▶ [EXERCISE GOAL] Beneath this sentence is a set of records; write each of them out exactly.

▶ [Stored data entries]
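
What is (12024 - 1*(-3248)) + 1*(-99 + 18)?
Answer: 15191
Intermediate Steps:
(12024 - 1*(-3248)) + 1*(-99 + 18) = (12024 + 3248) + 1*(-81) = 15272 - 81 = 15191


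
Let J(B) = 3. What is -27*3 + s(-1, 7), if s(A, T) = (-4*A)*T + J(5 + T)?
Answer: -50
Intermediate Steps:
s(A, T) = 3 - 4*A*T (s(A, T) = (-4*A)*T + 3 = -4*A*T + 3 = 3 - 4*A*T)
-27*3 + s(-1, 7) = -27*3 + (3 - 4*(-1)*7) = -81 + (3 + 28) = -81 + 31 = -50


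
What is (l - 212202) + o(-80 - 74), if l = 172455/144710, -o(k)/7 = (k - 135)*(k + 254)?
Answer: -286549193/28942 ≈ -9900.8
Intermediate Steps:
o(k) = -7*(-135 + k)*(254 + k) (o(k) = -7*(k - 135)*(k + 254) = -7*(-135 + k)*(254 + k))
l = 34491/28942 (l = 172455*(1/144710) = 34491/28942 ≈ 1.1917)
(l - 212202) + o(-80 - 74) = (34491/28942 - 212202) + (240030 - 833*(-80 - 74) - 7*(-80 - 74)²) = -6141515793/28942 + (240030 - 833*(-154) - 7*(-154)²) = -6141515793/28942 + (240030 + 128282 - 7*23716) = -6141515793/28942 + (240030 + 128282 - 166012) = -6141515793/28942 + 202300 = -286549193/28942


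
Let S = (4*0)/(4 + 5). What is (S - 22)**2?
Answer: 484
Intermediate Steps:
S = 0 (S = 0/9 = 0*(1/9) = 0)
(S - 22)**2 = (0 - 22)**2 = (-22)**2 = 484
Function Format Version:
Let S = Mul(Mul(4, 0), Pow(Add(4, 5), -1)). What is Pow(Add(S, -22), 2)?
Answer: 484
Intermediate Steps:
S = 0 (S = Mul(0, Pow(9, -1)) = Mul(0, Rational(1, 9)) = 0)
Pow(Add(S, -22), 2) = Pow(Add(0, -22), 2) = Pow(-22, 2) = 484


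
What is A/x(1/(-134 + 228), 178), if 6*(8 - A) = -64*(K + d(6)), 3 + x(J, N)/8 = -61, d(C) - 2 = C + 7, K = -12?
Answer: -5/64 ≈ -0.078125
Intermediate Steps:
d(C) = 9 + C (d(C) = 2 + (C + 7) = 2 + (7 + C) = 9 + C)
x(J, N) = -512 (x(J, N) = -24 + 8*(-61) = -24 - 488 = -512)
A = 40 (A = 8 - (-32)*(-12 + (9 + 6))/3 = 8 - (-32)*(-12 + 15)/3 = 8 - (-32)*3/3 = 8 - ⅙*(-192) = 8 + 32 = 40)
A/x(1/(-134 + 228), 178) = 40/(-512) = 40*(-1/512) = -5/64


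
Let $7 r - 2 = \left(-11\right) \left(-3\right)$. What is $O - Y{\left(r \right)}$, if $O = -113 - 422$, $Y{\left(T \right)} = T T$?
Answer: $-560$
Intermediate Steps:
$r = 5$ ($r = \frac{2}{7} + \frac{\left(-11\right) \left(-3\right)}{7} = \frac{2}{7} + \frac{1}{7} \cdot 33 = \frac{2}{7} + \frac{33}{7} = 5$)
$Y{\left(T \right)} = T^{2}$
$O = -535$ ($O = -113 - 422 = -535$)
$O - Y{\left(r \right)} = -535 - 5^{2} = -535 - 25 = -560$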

▶ [OUTPUT OF THE EXERCISE]
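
What is (12024 - 1*(-3248)) + 1*(-99 + 18)?
Answer: 15191
Intermediate Steps:
(12024 - 1*(-3248)) + 1*(-99 + 18) = (12024 + 3248) + 1*(-81) = 15272 - 81 = 15191


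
Let J(B) = 3. What is -27*3 + s(-1, 7), if s(A, T) = (-4*A)*T + J(5 + T)?
Answer: -50
Intermediate Steps:
s(A, T) = 3 - 4*A*T (s(A, T) = (-4*A)*T + 3 = -4*A*T + 3 = 3 - 4*A*T)
-27*3 + s(-1, 7) = -27*3 + (3 - 4*(-1)*7) = -81 + (3 + 28) = -81 + 31 = -50


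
What is (l - 212202) + o(-80 - 74), if l = 172455/144710, -o(k)/7 = (k - 135)*(k + 254)?
Answer: -286549193/28942 ≈ -9900.8
Intermediate Steps:
o(k) = -7*(-135 + k)*(254 + k) (o(k) = -7*(k - 135)*(k + 254) = -7*(-135 + k)*(254 + k))
l = 34491/28942 (l = 172455*(1/144710) = 34491/28942 ≈ 1.1917)
(l - 212202) + o(-80 - 74) = (34491/28942 - 212202) + (240030 - 833*(-80 - 74) - 7*(-80 - 74)²) = -6141515793/28942 + (240030 - 833*(-154) - 7*(-154)²) = -6141515793/28942 + (240030 + 128282 - 7*23716) = -6141515793/28942 + (240030 + 128282 - 166012) = -6141515793/28942 + 202300 = -286549193/28942


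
Let S = (4*0)/(4 + 5). What is (S - 22)**2?
Answer: 484
Intermediate Steps:
S = 0 (S = 0/9 = 0*(1/9) = 0)
(S - 22)**2 = (0 - 22)**2 = (-22)**2 = 484
Function Format Version:
Let S = Mul(Mul(4, 0), Pow(Add(4, 5), -1)). What is Pow(Add(S, -22), 2)?
Answer: 484
Intermediate Steps:
S = 0 (S = Mul(0, Pow(9, -1)) = Mul(0, Rational(1, 9)) = 0)
Pow(Add(S, -22), 2) = Pow(Add(0, -22), 2) = Pow(-22, 2) = 484


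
What is A/x(1/(-134 + 228), 178), if 6*(8 - A) = -64*(K + d(6)), 3 + x(J, N)/8 = -61, d(C) - 2 = C + 7, K = -12?
Answer: -5/64 ≈ -0.078125
Intermediate Steps:
d(C) = 9 + C (d(C) = 2 + (C + 7) = 2 + (7 + C) = 9 + C)
x(J, N) = -512 (x(J, N) = -24 + 8*(-61) = -24 - 488 = -512)
A = 40 (A = 8 - (-32)*(-12 + (9 + 6))/3 = 8 - (-32)*(-12 + 15)/3 = 8 - (-32)*3/3 = 8 - ⅙*(-192) = 8 + 32 = 40)
A/x(1/(-134 + 228), 178) = 40/(-512) = 40*(-1/512) = -5/64


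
Let $7 r - 2 = \left(-11\right) \left(-3\right)$. What is $O - Y{\left(r \right)}$, if $O = -113 - 422$, $Y{\left(T \right)} = T T$?
Answer: $-560$
Intermediate Steps:
$r = 5$ ($r = \frac{2}{7} + \frac{\left(-11\right) \left(-3\right)}{7} = \frac{2}{7} + \frac{1}{7} \cdot 33 = \frac{2}{7} + \frac{33}{7} = 5$)
$Y{\left(T \right)} = T^{2}$
$O = -535$ ($O = -113 - 422 = -535$)
$O - Y{\left(r \right)} = -535 - 5^{2} = -535 - 25 = -560$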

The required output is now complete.